# EXERCISE AIM:
Below are entries. Reproduce exactly the lines between the line holding "0.3268 years to expiry." and the line holding "What is the Black–Scholes", inclusive, and only those.
-------- DATA RECORDS --------
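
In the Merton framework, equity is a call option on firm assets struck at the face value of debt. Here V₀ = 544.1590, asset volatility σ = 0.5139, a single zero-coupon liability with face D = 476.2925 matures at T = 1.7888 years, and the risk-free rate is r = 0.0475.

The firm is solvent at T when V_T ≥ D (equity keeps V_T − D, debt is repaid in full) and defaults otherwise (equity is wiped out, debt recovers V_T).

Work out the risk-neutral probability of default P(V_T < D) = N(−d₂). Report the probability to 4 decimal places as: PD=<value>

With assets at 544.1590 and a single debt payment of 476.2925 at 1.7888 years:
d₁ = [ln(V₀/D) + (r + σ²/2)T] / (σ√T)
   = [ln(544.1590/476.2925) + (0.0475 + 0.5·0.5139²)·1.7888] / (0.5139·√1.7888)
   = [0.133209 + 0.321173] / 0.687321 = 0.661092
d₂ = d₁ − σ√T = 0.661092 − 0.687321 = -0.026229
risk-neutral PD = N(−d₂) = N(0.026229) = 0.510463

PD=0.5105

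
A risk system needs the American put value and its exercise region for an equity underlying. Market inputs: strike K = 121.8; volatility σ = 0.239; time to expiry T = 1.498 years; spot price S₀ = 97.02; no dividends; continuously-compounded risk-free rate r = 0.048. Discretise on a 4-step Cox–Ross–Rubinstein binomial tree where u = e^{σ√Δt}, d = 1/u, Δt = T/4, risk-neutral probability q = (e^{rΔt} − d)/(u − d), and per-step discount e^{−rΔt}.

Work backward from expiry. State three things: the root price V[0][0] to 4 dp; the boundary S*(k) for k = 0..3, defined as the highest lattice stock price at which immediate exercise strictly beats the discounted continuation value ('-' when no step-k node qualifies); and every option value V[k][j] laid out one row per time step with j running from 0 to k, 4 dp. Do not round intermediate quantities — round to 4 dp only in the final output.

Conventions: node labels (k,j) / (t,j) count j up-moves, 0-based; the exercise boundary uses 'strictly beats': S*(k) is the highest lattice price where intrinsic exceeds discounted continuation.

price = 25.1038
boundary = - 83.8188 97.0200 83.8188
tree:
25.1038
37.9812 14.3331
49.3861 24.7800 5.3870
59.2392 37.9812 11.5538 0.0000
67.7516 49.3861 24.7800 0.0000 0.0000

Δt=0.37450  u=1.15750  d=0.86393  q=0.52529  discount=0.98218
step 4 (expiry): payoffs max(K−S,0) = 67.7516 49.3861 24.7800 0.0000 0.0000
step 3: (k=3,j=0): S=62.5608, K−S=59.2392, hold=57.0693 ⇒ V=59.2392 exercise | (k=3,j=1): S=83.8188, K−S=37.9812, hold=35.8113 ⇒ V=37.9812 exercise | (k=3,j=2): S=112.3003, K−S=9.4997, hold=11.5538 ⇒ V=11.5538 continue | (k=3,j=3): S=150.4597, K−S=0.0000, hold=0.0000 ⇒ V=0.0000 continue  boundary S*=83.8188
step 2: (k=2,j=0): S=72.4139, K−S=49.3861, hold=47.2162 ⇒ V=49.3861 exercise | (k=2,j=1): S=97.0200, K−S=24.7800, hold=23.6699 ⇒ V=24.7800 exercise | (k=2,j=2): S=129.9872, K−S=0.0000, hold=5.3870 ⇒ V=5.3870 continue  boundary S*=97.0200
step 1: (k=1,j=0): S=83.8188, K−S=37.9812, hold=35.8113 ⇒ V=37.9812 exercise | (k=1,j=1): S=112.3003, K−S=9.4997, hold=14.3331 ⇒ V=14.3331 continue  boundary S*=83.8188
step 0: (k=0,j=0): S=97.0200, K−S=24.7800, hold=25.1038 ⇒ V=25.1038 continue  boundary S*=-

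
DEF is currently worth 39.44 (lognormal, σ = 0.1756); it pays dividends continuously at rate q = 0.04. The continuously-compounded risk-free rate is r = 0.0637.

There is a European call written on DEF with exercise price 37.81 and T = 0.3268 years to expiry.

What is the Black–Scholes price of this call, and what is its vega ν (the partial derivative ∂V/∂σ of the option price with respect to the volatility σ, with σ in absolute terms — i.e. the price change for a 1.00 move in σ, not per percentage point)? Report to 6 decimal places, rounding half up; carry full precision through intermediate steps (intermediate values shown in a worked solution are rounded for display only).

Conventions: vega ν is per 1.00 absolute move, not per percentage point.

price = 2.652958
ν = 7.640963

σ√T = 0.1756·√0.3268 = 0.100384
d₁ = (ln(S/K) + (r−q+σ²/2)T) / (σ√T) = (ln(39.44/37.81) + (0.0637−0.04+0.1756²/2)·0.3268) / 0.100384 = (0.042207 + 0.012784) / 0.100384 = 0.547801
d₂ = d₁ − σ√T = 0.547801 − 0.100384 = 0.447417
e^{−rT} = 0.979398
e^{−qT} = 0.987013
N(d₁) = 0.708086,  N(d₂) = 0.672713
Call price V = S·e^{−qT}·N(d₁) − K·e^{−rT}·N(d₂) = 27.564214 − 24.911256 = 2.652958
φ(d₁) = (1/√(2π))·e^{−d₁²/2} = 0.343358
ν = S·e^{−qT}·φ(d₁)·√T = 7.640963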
--------
-------- DATA RECORDS --------
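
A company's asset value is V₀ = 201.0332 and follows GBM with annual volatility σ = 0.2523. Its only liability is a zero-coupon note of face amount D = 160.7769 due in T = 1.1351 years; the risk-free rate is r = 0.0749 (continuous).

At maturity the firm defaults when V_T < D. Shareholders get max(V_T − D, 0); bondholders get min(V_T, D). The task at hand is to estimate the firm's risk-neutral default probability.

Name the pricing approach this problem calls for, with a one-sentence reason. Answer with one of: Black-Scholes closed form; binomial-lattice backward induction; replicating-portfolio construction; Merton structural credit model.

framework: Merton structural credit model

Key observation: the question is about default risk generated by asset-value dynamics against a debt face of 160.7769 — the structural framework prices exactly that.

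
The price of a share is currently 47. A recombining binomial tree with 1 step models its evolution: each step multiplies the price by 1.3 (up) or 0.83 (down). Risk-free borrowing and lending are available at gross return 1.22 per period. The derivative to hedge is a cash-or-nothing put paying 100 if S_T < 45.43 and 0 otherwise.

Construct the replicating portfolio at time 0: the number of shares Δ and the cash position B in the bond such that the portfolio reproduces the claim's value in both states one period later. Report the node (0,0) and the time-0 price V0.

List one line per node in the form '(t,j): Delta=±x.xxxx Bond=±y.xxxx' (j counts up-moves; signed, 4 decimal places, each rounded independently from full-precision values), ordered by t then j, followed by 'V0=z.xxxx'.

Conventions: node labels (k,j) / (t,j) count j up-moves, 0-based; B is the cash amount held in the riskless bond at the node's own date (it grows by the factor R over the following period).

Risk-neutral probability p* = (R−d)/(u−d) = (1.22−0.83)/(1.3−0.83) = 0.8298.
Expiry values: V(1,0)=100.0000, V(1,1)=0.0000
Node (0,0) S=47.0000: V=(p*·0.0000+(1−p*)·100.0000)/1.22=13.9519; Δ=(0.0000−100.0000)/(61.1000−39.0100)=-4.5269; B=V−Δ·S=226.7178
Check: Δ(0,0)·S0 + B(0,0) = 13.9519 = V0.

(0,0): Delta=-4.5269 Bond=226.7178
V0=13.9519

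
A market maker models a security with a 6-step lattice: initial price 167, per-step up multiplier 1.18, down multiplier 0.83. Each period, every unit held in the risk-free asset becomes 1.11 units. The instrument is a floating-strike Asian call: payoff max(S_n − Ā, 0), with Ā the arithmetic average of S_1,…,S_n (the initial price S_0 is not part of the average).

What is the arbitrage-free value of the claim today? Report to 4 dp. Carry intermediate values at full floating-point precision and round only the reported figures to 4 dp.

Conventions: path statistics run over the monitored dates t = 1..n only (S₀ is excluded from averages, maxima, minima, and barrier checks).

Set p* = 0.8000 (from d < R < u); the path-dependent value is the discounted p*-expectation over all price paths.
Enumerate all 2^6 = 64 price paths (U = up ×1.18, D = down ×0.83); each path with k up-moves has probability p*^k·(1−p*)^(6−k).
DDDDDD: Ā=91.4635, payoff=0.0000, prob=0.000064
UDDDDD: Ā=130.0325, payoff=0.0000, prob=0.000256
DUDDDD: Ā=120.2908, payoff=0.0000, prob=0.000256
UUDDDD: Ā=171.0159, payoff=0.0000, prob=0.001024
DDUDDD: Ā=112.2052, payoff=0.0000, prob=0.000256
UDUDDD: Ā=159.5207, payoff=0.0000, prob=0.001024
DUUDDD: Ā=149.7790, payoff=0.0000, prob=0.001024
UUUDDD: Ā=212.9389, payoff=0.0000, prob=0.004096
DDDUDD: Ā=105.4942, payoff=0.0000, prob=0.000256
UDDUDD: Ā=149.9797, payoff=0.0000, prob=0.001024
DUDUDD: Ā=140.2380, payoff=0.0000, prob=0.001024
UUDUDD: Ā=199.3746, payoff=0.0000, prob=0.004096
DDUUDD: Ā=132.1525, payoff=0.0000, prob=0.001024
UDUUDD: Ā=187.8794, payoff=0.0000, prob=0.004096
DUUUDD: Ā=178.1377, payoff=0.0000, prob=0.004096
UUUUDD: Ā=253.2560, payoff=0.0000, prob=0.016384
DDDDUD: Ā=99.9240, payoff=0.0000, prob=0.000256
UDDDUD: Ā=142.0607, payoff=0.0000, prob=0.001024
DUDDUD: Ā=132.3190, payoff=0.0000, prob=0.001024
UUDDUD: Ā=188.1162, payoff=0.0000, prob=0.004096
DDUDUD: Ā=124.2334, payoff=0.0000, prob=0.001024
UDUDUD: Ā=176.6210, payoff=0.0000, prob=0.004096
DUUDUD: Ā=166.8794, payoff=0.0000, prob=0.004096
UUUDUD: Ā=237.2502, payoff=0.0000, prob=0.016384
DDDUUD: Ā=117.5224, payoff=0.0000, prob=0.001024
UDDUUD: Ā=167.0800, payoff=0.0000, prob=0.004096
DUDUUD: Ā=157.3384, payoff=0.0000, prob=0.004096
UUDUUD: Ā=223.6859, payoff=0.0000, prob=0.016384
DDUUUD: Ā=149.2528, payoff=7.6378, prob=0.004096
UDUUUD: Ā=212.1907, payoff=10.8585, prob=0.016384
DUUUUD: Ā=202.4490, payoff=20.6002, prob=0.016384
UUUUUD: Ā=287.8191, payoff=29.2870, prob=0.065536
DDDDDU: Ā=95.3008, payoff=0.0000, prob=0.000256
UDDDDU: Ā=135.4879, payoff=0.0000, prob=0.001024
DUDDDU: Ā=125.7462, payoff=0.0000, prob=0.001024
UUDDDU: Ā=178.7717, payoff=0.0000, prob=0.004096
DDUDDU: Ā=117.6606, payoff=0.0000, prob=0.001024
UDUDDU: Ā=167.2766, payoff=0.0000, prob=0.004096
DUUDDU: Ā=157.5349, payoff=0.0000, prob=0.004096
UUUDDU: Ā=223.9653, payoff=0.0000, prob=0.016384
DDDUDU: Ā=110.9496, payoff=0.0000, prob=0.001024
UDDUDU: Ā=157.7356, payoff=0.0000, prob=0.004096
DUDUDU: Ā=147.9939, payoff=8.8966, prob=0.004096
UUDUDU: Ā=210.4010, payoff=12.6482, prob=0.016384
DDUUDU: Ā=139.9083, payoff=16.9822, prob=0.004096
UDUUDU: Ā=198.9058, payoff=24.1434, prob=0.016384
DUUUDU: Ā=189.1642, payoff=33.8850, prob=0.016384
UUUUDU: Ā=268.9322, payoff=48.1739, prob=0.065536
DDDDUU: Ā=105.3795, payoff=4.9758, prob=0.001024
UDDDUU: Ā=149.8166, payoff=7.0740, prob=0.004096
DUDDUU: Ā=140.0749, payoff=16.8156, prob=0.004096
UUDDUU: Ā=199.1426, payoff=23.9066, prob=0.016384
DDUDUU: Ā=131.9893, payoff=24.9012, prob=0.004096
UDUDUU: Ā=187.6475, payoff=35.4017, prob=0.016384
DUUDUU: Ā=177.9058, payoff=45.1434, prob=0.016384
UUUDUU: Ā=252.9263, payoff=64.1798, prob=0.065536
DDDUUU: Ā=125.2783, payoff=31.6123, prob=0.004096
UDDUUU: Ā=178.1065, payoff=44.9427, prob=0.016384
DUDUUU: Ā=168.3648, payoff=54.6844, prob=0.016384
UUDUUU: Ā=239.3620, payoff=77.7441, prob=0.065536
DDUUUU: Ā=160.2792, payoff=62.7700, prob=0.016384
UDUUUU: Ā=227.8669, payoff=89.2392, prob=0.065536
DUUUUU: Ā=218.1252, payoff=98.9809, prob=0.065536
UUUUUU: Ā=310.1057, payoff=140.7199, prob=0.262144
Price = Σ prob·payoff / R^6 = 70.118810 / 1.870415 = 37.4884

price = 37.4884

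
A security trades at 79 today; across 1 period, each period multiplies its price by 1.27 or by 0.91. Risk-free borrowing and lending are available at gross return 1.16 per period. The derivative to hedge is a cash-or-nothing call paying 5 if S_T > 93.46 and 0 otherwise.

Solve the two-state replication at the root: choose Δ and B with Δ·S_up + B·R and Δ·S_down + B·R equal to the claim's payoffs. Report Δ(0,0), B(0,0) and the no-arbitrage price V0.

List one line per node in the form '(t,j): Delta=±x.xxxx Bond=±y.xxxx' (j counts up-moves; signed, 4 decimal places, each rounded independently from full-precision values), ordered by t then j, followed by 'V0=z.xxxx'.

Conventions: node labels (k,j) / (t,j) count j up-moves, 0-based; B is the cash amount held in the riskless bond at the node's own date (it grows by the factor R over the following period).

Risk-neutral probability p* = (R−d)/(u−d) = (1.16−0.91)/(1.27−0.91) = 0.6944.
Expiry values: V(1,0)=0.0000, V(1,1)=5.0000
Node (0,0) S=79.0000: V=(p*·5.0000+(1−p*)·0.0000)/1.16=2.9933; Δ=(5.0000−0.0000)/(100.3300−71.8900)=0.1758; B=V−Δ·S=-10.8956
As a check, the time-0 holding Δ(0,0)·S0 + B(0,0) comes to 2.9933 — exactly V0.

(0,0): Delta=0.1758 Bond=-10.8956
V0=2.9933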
--------
-------- DATA RECORDS --------
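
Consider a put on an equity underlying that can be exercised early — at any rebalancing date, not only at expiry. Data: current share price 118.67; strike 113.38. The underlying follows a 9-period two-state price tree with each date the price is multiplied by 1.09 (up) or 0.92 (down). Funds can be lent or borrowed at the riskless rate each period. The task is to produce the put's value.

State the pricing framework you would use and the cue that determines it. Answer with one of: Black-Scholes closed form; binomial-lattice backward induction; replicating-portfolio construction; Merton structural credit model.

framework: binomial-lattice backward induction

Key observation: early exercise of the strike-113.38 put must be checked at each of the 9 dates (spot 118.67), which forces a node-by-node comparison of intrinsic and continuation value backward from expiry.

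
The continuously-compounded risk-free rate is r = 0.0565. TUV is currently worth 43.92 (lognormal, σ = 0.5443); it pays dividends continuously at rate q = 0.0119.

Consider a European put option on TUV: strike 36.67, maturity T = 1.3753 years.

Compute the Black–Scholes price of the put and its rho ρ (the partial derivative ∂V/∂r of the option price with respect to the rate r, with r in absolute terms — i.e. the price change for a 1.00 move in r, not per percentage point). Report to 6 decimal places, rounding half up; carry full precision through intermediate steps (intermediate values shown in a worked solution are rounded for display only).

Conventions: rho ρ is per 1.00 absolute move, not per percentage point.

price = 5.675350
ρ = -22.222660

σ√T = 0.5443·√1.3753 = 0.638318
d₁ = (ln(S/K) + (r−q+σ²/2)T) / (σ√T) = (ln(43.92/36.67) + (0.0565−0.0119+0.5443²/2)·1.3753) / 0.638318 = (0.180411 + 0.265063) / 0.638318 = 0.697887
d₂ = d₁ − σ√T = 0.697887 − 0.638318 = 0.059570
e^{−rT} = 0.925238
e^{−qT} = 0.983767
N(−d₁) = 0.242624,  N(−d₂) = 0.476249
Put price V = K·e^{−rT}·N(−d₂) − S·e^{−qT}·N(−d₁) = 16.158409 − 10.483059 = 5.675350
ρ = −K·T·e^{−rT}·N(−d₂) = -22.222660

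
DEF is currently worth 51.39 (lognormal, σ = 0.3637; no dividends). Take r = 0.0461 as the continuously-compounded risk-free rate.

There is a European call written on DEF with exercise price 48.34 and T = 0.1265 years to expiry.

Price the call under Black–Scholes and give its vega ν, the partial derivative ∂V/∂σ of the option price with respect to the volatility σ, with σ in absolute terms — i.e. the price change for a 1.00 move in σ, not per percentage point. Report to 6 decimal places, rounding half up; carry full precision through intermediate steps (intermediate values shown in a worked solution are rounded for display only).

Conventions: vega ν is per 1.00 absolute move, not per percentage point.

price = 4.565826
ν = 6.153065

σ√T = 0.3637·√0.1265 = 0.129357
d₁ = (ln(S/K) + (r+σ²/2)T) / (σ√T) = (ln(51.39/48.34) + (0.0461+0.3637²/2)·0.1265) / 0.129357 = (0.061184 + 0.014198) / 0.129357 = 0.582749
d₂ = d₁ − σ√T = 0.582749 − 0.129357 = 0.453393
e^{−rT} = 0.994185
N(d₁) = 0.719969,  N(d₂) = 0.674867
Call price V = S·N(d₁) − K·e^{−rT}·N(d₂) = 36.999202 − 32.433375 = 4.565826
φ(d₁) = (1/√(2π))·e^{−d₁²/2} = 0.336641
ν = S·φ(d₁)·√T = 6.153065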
--------
# TASK OUTPUT:
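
There is a European call written on DEF with exercise price 37.81 and T = 0.3268 years to expiry.

What is the Black–Scholes price of this call, and what is its vega ν (the partial derivative ∂V/∂σ of the option price with respect to the volatility σ, with σ in absolute terms — i.e. the price change for a 1.00 move in σ, not per percentage point)? Report to 6 decimal places, rounding half up; carry full precision through intermediate steps (intermediate values shown in a worked solution are rounded for display only).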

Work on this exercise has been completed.